# Task goal
Please give the listing again in its entirety, exactly as written.

[Data supplied Boundary: Start]

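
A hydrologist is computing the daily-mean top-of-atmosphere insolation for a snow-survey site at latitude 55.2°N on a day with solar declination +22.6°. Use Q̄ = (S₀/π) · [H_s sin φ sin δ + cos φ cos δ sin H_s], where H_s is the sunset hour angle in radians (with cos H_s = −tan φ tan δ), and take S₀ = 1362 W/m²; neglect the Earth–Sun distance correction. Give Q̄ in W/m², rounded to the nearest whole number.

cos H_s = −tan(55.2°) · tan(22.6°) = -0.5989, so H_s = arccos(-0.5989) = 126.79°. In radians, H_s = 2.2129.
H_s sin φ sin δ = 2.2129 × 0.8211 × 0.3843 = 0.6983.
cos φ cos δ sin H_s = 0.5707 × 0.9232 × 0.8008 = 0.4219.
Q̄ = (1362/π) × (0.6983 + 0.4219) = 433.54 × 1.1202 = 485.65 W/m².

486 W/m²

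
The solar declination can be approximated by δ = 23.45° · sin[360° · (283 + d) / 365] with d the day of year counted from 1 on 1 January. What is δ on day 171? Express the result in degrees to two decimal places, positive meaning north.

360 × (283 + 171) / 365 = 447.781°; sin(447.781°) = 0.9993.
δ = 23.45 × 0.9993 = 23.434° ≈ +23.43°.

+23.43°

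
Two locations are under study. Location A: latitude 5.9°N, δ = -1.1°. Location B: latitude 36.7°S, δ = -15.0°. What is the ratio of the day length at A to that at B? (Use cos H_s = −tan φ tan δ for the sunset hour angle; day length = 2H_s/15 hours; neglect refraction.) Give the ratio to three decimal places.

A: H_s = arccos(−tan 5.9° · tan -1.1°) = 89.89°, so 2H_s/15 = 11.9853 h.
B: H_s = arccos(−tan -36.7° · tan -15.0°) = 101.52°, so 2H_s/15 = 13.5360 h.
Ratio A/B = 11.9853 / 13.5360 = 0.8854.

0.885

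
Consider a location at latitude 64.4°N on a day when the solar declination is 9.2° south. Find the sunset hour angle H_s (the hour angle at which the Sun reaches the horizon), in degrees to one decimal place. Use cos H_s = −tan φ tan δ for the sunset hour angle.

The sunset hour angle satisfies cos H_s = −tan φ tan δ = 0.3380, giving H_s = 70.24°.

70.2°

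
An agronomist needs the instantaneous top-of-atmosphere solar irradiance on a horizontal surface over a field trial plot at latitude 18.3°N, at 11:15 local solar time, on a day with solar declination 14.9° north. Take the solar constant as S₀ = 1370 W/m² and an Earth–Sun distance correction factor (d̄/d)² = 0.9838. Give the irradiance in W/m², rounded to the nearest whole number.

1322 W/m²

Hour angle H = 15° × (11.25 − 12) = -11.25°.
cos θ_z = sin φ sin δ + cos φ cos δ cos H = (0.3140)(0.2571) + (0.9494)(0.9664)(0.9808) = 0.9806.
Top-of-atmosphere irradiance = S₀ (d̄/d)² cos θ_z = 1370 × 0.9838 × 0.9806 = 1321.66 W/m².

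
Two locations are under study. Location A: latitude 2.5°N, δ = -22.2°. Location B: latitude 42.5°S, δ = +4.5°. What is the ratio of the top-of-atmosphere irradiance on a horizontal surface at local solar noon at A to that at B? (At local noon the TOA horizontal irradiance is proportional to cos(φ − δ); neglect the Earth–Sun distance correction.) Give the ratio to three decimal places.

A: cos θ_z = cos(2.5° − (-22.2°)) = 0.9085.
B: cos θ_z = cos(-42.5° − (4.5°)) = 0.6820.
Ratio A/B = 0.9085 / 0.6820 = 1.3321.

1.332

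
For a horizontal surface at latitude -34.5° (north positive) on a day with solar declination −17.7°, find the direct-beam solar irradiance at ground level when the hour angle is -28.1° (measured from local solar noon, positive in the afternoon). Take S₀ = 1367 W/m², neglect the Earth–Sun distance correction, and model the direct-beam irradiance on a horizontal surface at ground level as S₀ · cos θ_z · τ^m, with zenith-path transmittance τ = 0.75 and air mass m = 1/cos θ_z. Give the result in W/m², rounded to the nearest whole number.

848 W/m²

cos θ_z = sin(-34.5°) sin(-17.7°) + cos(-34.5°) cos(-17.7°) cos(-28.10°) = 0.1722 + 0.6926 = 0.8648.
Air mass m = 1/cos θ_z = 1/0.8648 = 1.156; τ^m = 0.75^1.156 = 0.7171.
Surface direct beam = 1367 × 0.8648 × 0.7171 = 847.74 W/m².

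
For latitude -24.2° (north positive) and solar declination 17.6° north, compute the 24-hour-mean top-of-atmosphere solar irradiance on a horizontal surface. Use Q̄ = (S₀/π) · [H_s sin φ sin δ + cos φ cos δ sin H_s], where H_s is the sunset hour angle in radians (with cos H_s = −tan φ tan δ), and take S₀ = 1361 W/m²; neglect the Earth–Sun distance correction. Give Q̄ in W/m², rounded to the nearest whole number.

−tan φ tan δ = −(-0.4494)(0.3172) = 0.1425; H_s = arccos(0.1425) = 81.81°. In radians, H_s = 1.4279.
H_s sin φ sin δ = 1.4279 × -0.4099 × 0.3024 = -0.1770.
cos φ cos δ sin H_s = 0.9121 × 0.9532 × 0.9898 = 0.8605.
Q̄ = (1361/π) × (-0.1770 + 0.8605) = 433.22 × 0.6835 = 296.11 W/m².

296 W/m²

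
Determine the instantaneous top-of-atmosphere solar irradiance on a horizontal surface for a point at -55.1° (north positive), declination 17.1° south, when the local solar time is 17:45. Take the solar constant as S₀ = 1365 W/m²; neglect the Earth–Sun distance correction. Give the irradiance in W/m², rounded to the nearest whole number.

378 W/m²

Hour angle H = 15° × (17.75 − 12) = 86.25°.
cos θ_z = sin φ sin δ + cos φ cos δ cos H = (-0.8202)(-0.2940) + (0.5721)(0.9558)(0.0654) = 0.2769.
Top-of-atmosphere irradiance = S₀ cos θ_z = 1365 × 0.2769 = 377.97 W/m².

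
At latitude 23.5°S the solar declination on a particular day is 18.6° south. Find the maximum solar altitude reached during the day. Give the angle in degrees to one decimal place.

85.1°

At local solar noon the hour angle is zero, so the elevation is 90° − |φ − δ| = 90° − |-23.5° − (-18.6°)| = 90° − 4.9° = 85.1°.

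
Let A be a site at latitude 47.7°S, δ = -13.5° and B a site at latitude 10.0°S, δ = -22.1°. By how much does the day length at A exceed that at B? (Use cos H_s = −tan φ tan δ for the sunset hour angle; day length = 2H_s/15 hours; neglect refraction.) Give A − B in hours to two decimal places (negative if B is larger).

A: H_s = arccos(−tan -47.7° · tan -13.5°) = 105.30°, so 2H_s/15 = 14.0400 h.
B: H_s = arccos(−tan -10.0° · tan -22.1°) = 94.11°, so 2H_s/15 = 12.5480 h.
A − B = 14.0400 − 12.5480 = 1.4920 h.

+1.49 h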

[Data supplied Boundary: End]

# Answer space
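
A hydrologist is computing the daily-mean top-of-atmosphere insolation for a snow-survey site at latitude 55.2°N on a day with solar declination +22.6°. Use Q̄ = (S₀/π) · [H_s sin φ sin δ + cos φ cos δ sin H_s], where H_s is the sunset hour angle in radians (with cos H_s = −tan φ tan δ), and take S₀ = 1362 W/m²; neglect the Earth–Sun distance correction. Give Q̄ in W/m², rounded to the nearest whole number.

cos H_s = −tan(55.2°) · tan(22.6°) = -0.5989, so H_s = arccos(-0.5989) = 126.79°. In radians, H_s = 2.2129.
H_s sin φ sin δ = 2.2129 × 0.8211 × 0.3843 = 0.6983.
cos φ cos δ sin H_s = 0.5707 × 0.9232 × 0.8008 = 0.4219.
Q̄ = (1362/π) × (0.6983 + 0.4219) = 433.54 × 1.1202 = 485.65 W/m².

486 W/m²

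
The solar declination can be approximated by δ = 23.45° · sin[360° · (283 + d) / 365] with d the day of year counted from 1 on 1 January. What is δ on day 171? Express the result in degrees to two decimal places, positive meaning north.

360 × (283 + 171) / 365 = 447.781°; sin(447.781°) = 0.9993.
δ = 23.45 × 0.9993 = 23.434° ≈ +23.43°.

+23.43°

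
Two locations are under study. Location A: latitude 5.9°N, δ = -1.1°. Location B: latitude 36.7°S, δ = -15.0°. What is the ratio of the day length at A to that at B? (Use cos H_s = −tan φ tan δ for the sunset hour angle; day length = 2H_s/15 hours; neglect refraction.) Give the ratio to three decimal places.

A: H_s = arccos(−tan 5.9° · tan -1.1°) = 89.89°, so 2H_s/15 = 11.9853 h.
B: H_s = arccos(−tan -36.7° · tan -15.0°) = 101.52°, so 2H_s/15 = 13.5360 h.
Ratio A/B = 11.9853 / 13.5360 = 0.8854.

0.885

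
Consider a location at latitude 64.4°N on a day when the solar declination is 9.2° south. Find the sunset hour angle H_s (the hour angle at which the Sun reaches the horizon), in degrees to one decimal place. Use cos H_s = −tan φ tan δ for the sunset hour angle.

The sunset hour angle satisfies cos H_s = −tan φ tan δ = 0.3380, giving H_s = 70.24°.

70.2°

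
An agronomist needs the instantaneous top-of-atmosphere solar irradiance on a horizontal surface over a field trial plot at latitude 18.3°N, at 11:15 local solar time, on a day with solar declination 14.9° north. Take the solar constant as S₀ = 1370 W/m² and an Earth–Sun distance correction factor (d̄/d)² = 0.9838. Give the irradiance in W/m², rounded to the nearest whole number.

1322 W/m²

Hour angle H = 15° × (11.25 − 12) = -11.25°.
cos θ_z = sin φ sin δ + cos φ cos δ cos H = (0.3140)(0.2571) + (0.9494)(0.9664)(0.9808) = 0.9806.
Top-of-atmosphere irradiance = S₀ (d̄/d)² cos θ_z = 1370 × 0.9838 × 0.9806 = 1321.66 W/m².

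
Two locations are under study. Location A: latitude 2.5°N, δ = -22.2°. Location B: latitude 42.5°S, δ = +4.5°. What is the ratio of the top-of-atmosphere irradiance on a horizontal surface at local solar noon at A to that at B? (At local noon the TOA horizontal irradiance is proportional to cos(φ − δ); neglect the Earth–Sun distance correction.) Give the ratio to three decimal places.

A: cos θ_z = cos(2.5° − (-22.2°)) = 0.9085.
B: cos θ_z = cos(-42.5° − (4.5°)) = 0.6820.
Ratio A/B = 0.9085 / 0.6820 = 1.3321.

1.332

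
For a horizontal surface at latitude -34.5° (north positive) on a day with solar declination −17.7°, find the direct-beam solar irradiance at ground level when the hour angle is -28.1° (measured from local solar noon, positive in the afternoon). Take S₀ = 1367 W/m², neglect the Earth–Sun distance correction, and model the direct-beam irradiance on a horizontal surface at ground level as S₀ · cos θ_z · τ^m, with zenith-path transmittance τ = 0.75 and air mass m = 1/cos θ_z. Give the result in W/m², rounded to the nearest whole number.

848 W/m²

cos θ_z = sin(-34.5°) sin(-17.7°) + cos(-34.5°) cos(-17.7°) cos(-28.10°) = 0.1722 + 0.6926 = 0.8648.
Air mass m = 1/cos θ_z = 1/0.8648 = 1.156; τ^m = 0.75^1.156 = 0.7171.
Surface direct beam = 1367 × 0.8648 × 0.7171 = 847.74 W/m².

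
For latitude -24.2° (north positive) and solar declination 17.6° north, compute the 24-hour-mean top-of-atmosphere solar irradiance on a horizontal surface. Use Q̄ = (S₀/π) · [H_s sin φ sin δ + cos φ cos δ sin H_s], where H_s is the sunset hour angle in radians (with cos H_s = −tan φ tan δ), and take S₀ = 1361 W/m²; neglect the Earth–Sun distance correction. Give Q̄ in W/m², rounded to the nearest whole number.

−tan φ tan δ = −(-0.4494)(0.3172) = 0.1425; H_s = arccos(0.1425) = 81.81°. In radians, H_s = 1.4279.
H_s sin φ sin δ = 1.4279 × -0.4099 × 0.3024 = -0.1770.
cos φ cos δ sin H_s = 0.9121 × 0.9532 × 0.9898 = 0.8605.
Q̄ = (1361/π) × (-0.1770 + 0.8605) = 433.22 × 0.6835 = 296.11 W/m².

296 W/m²

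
Determine the instantaneous top-of-atmosphere solar irradiance on a horizontal surface for a point at -55.1° (north positive), declination 17.1° south, when the local solar time is 17:45. Take the solar constant as S₀ = 1365 W/m²; neglect the Earth–Sun distance correction. Give the irradiance in W/m², rounded to the nearest whole number.

378 W/m²

Hour angle H = 15° × (17.75 − 12) = 86.25°.
cos θ_z = sin φ sin δ + cos φ cos δ cos H = (-0.8202)(-0.2940) + (0.5721)(0.9558)(0.0654) = 0.2769.
Top-of-atmosphere irradiance = S₀ cos θ_z = 1365 × 0.2769 = 377.97 W/m².

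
At latitude 23.5°S the solar declination on a particular day is 18.6° south. Find the maximum solar altitude reached during the day. Give the angle in degrees to one decimal place.

85.1°

At local solar noon the hour angle is zero, so the elevation is 90° − |φ − δ| = 90° − |-23.5° − (-18.6°)| = 90° − 4.9° = 85.1°.

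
Let A be a site at latitude 47.7°S, δ = -13.5° and B a site at latitude 10.0°S, δ = -22.1°. By how much does the day length at A exceed that at B? (Use cos H_s = −tan φ tan δ for the sunset hour angle; day length = 2H_s/15 hours; neglect refraction.) Give A − B in hours to two decimal places (negative if B is larger).

A: H_s = arccos(−tan -47.7° · tan -13.5°) = 105.30°, so 2H_s/15 = 14.0400 h.
B: H_s = arccos(−tan -10.0° · tan -22.1°) = 94.11°, so 2H_s/15 = 12.5480 h.
A − B = 14.0400 − 12.5480 = 1.4920 h.

+1.49 h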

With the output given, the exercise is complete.